**Dataset entries**:
§

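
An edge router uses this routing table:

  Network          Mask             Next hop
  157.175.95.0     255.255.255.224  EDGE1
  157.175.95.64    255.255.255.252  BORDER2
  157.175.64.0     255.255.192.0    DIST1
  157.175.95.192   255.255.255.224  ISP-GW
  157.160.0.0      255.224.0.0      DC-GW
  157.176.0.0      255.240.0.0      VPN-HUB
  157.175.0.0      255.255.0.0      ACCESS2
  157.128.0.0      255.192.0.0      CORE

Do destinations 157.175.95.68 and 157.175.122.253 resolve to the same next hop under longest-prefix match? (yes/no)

yes

157.175.95.68: longest match 157.175.64.0/18 -> DIST1
157.175.122.253: longest match 157.175.64.0/18 -> DIST1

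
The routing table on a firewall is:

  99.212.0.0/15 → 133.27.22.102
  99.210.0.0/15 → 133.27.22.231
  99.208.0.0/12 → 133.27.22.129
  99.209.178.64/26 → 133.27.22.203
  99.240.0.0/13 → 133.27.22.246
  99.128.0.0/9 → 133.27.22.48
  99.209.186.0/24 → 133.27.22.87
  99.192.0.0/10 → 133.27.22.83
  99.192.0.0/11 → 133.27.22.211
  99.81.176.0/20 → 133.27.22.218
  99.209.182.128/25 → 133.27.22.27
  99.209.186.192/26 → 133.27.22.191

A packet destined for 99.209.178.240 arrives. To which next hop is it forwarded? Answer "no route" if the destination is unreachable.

Routes whose prefix contains 99.209.178.240:
  99.128.0.0/9 (99.128.0.0 - 99.255.255.255) -> 133.27.22.48
  99.192.0.0/10 (99.192.0.0 - 99.255.255.255) -> 133.27.22.83
  99.192.0.0/11 (99.192.0.0 - 99.223.255.255) -> 133.27.22.211
  99.208.0.0/12 (99.208.0.0 - 99.223.255.255) -> 133.27.22.129
More-specific entries that do NOT match:
  99.209.178.64/26 (99.209.178.64 - 99.209.178.127) does not contain 99.209.178.240
  99.209.186.192/26 (99.209.186.192 - 99.209.186.255) does not contain 99.209.178.240
  99.209.182.128/25 (99.209.182.128 - 99.209.182.255) does not contain 99.209.178.240
  99.209.186.0/24 (99.209.186.0 - 99.209.186.255) does not contain 99.209.178.240
  99.81.176.0/20 (99.81.176.0 - 99.81.191.255) does not contain 99.209.178.240
  99.212.0.0/15 (99.212.0.0 - 99.213.255.255) does not contain 99.209.178.240
  99.210.0.0/15 (99.210.0.0 - 99.211.255.255) does not contain 99.209.178.240
  99.240.0.0/13 (99.240.0.0 - 99.247.255.255) does not contain 99.209.178.240
Longest matching prefix is /12 -> next hop 133.27.22.129.

133.27.22.129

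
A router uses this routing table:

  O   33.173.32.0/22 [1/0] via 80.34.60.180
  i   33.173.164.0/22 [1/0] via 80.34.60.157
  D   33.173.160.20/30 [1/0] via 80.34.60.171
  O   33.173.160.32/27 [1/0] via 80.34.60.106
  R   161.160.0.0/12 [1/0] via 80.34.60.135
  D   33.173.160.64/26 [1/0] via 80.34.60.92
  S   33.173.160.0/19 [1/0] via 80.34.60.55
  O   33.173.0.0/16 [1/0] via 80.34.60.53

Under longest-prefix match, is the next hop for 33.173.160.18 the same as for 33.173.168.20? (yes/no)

yes

33.173.160.18: longest match 33.173.160.0/19 -> 80.34.60.55
33.173.168.20: longest match 33.173.160.0/19 -> 80.34.60.55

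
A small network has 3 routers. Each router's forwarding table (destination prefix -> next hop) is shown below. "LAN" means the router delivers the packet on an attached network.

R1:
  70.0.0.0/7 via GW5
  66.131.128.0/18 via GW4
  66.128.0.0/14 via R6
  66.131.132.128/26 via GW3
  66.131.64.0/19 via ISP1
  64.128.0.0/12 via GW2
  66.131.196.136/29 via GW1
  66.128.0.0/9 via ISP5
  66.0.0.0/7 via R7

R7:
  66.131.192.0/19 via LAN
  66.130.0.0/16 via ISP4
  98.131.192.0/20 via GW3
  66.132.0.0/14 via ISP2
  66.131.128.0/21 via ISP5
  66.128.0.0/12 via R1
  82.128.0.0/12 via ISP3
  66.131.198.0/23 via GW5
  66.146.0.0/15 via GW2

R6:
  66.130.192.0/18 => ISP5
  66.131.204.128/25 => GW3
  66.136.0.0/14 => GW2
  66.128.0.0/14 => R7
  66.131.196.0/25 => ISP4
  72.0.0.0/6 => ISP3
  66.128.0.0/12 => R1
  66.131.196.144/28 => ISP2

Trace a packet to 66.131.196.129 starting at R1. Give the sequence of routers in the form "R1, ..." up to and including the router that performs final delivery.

R1, R6, R7

At R1: longest match for 66.131.196.129 is 66.128.0.0/14 -> R6
At R6: longest match for 66.131.196.129 is 66.128.0.0/14 -> R7
At R7: longest match for 66.131.196.129 is 66.131.192.0/19 -> LAN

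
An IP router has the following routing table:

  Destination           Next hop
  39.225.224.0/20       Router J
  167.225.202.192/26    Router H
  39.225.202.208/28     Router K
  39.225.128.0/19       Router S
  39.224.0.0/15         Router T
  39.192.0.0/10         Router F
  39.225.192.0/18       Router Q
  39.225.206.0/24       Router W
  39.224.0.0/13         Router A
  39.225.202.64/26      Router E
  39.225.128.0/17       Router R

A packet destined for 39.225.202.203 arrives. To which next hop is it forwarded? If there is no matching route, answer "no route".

Routes whose prefix contains 39.225.202.203:
  39.192.0.0/10 (39.192.0.0 - 39.255.255.255) -> Router F
  39.224.0.0/13 (39.224.0.0 - 39.231.255.255) -> Router A
  39.224.0.0/15 (39.224.0.0 - 39.225.255.255) -> Router T
  39.225.128.0/17 (39.225.128.0 - 39.225.255.255) -> Router R
  39.225.192.0/18 (39.225.192.0 - 39.225.255.255) -> Router Q
More-specific entries that do NOT match:
  39.225.202.208/28 (39.225.202.208 - 39.225.202.223) does not contain 39.225.202.203
  167.225.202.192/26 (167.225.202.192 - 167.225.202.255) does not contain 39.225.202.203
  39.225.202.64/26 (39.225.202.64 - 39.225.202.127) does not contain 39.225.202.203
  39.225.206.0/24 (39.225.206.0 - 39.225.206.255) does not contain 39.225.202.203
  39.225.224.0/20 (39.225.224.0 - 39.225.239.255) does not contain 39.225.202.203
  39.225.128.0/19 (39.225.128.0 - 39.225.159.255) does not contain 39.225.202.203
Longest matching prefix is /18 -> next hop Router Q.

Router Q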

§

**What needs to be done**: Write out every record shown above, word for word.

**Reply**:
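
An edge router uses this routing table:

  Network          Mask             Next hop
  157.175.95.0     255.255.255.224  EDGE1
  157.175.95.64    255.255.255.252  BORDER2
  157.175.64.0     255.255.192.0    DIST1
  157.175.95.192   255.255.255.224  ISP-GW
  157.160.0.0      255.224.0.0      DC-GW
  157.176.0.0      255.240.0.0      VPN-HUB
  157.175.0.0      255.255.0.0      ACCESS2
  157.128.0.0      255.192.0.0      CORE

Do destinations 157.175.95.68 and 157.175.122.253 resolve to the same next hop under longest-prefix match? (yes/no)

yes

157.175.95.68: longest match 157.175.64.0/18 -> DIST1
157.175.122.253: longest match 157.175.64.0/18 -> DIST1

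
The routing table on a firewall is:

  99.212.0.0/15 → 133.27.22.102
  99.210.0.0/15 → 133.27.22.231
  99.208.0.0/12 → 133.27.22.129
  99.209.178.64/26 → 133.27.22.203
  99.240.0.0/13 → 133.27.22.246
  99.128.0.0/9 → 133.27.22.48
  99.209.186.0/24 → 133.27.22.87
  99.192.0.0/10 → 133.27.22.83
  99.192.0.0/11 → 133.27.22.211
  99.81.176.0/20 → 133.27.22.218
  99.209.182.128/25 → 133.27.22.27
  99.209.186.192/26 → 133.27.22.191

A packet destined for 99.209.178.240 arrives. To which next hop is it forwarded? Answer "no route" if the destination is unreachable.

Routes whose prefix contains 99.209.178.240:
  99.128.0.0/9 (99.128.0.0 - 99.255.255.255) -> 133.27.22.48
  99.192.0.0/10 (99.192.0.0 - 99.255.255.255) -> 133.27.22.83
  99.192.0.0/11 (99.192.0.0 - 99.223.255.255) -> 133.27.22.211
  99.208.0.0/12 (99.208.0.0 - 99.223.255.255) -> 133.27.22.129
More-specific entries that do NOT match:
  99.209.178.64/26 (99.209.178.64 - 99.209.178.127) does not contain 99.209.178.240
  99.209.186.192/26 (99.209.186.192 - 99.209.186.255) does not contain 99.209.178.240
  99.209.182.128/25 (99.209.182.128 - 99.209.182.255) does not contain 99.209.178.240
  99.209.186.0/24 (99.209.186.0 - 99.209.186.255) does not contain 99.209.178.240
  99.81.176.0/20 (99.81.176.0 - 99.81.191.255) does not contain 99.209.178.240
  99.212.0.0/15 (99.212.0.0 - 99.213.255.255) does not contain 99.209.178.240
  99.210.0.0/15 (99.210.0.0 - 99.211.255.255) does not contain 99.209.178.240
  99.240.0.0/13 (99.240.0.0 - 99.247.255.255) does not contain 99.209.178.240
Longest matching prefix is /12 -> next hop 133.27.22.129.

133.27.22.129

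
A router uses this routing table:

  O   33.173.32.0/22 [1/0] via 80.34.60.180
  i   33.173.164.0/22 [1/0] via 80.34.60.157
  D   33.173.160.20/30 [1/0] via 80.34.60.171
  O   33.173.160.32/27 [1/0] via 80.34.60.106
  R   161.160.0.0/12 [1/0] via 80.34.60.135
  D   33.173.160.64/26 [1/0] via 80.34.60.92
  S   33.173.160.0/19 [1/0] via 80.34.60.55
  O   33.173.0.0/16 [1/0] via 80.34.60.53

Under longest-prefix match, is the next hop for 33.173.160.18 the same as for 33.173.168.20? (yes/no)

yes

33.173.160.18: longest match 33.173.160.0/19 -> 80.34.60.55
33.173.168.20: longest match 33.173.160.0/19 -> 80.34.60.55

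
A small network has 3 routers. Each router's forwarding table (destination prefix -> next hop) is shown below. "LAN" means the router delivers the packet on an attached network.

R1:
  70.0.0.0/7 via GW5
  66.131.128.0/18 via GW4
  66.128.0.0/14 via R6
  66.131.132.128/26 via GW3
  66.131.64.0/19 via ISP1
  64.128.0.0/12 via GW2
  66.131.196.136/29 via GW1
  66.128.0.0/9 via ISP5
  66.0.0.0/7 via R7

R7:
  66.131.192.0/19 via LAN
  66.130.0.0/16 via ISP4
  98.131.192.0/20 via GW3
  66.132.0.0/14 via ISP2
  66.131.128.0/21 via ISP5
  66.128.0.0/12 via R1
  82.128.0.0/12 via ISP3
  66.131.198.0/23 via GW5
  66.146.0.0/15 via GW2

R6:
  66.130.192.0/18 => ISP5
  66.131.204.128/25 => GW3
  66.136.0.0/14 => GW2
  66.128.0.0/14 => R7
  66.131.196.0/25 => ISP4
  72.0.0.0/6 => ISP3
  66.128.0.0/12 => R1
  66.131.196.144/28 => ISP2

Trace a packet to 66.131.196.129 starting at R1. Give the sequence of routers in the form "R1, ..." up to and including the router that performs final delivery.

R1, R6, R7

At R1: longest match for 66.131.196.129 is 66.128.0.0/14 -> R6
At R6: longest match for 66.131.196.129 is 66.128.0.0/14 -> R7
At R7: longest match for 66.131.196.129 is 66.131.192.0/19 -> LAN

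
An IP router has the following routing table:

  Destination           Next hop
  39.225.224.0/20       Router J
  167.225.202.192/26    Router H
  39.225.202.208/28     Router K
  39.225.128.0/19       Router S
  39.224.0.0/15         Router T
  39.192.0.0/10         Router F
  39.225.192.0/18       Router Q
  39.225.206.0/24       Router W
  39.224.0.0/13         Router A
  39.225.202.64/26      Router E
  39.225.128.0/17       Router R

A packet destined for 39.225.202.203 arrives. To which next hop is it forwarded? If there is no matching route, answer "no route".

Routes whose prefix contains 39.225.202.203:
  39.192.0.0/10 (39.192.0.0 - 39.255.255.255) -> Router F
  39.224.0.0/13 (39.224.0.0 - 39.231.255.255) -> Router A
  39.224.0.0/15 (39.224.0.0 - 39.225.255.255) -> Router T
  39.225.128.0/17 (39.225.128.0 - 39.225.255.255) -> Router R
  39.225.192.0/18 (39.225.192.0 - 39.225.255.255) -> Router Q
More-specific entries that do NOT match:
  39.225.202.208/28 (39.225.202.208 - 39.225.202.223) does not contain 39.225.202.203
  167.225.202.192/26 (167.225.202.192 - 167.225.202.255) does not contain 39.225.202.203
  39.225.202.64/26 (39.225.202.64 - 39.225.202.127) does not contain 39.225.202.203
  39.225.206.0/24 (39.225.206.0 - 39.225.206.255) does not contain 39.225.202.203
  39.225.224.0/20 (39.225.224.0 - 39.225.239.255) does not contain 39.225.202.203
  39.225.128.0/19 (39.225.128.0 - 39.225.159.255) does not contain 39.225.202.203
Longest matching prefix is /18 -> next hop Router Q.

Router Q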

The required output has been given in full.